PROBLEM TO WORK ON:
Each record is to be copied exactly as written.

- - - - -

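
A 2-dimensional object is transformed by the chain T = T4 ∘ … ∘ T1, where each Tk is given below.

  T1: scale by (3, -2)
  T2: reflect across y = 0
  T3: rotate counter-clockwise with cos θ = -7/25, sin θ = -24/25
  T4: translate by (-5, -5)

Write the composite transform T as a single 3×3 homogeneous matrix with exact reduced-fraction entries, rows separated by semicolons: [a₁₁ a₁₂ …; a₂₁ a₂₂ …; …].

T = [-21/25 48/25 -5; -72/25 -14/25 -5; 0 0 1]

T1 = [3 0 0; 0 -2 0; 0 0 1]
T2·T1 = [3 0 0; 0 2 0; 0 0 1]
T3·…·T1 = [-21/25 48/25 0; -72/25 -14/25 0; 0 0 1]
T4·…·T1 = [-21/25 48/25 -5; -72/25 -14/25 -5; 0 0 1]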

- - - - -

EXERCISE RESULT:
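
A 2-dimensional object is transformed by the chain T = T4 ∘ … ∘ T1, where each Tk is given below.

  T1: scale by (3, -2)
  T2: reflect across y = 0
  T3: rotate counter-clockwise with cos θ = -7/25, sin θ = -24/25
  T4: translate by (-5, -5)

Write the composite transform T as a single 3×3 homogeneous matrix with exact reduced-fraction entries, rows separated by semicolons: [a₁₁ a₁₂ …; a₂₁ a₂₂ …; …].

T = [-21/25 48/25 -5; -72/25 -14/25 -5; 0 0 1]

T1 = [3 0 0; 0 -2 0; 0 0 1]
T2·T1 = [3 0 0; 0 2 0; 0 0 1]
T3·…·T1 = [-21/25 48/25 0; -72/25 -14/25 0; 0 0 1]
T4·…·T1 = [-21/25 48/25 -5; -72/25 -14/25 -5; 0 0 1]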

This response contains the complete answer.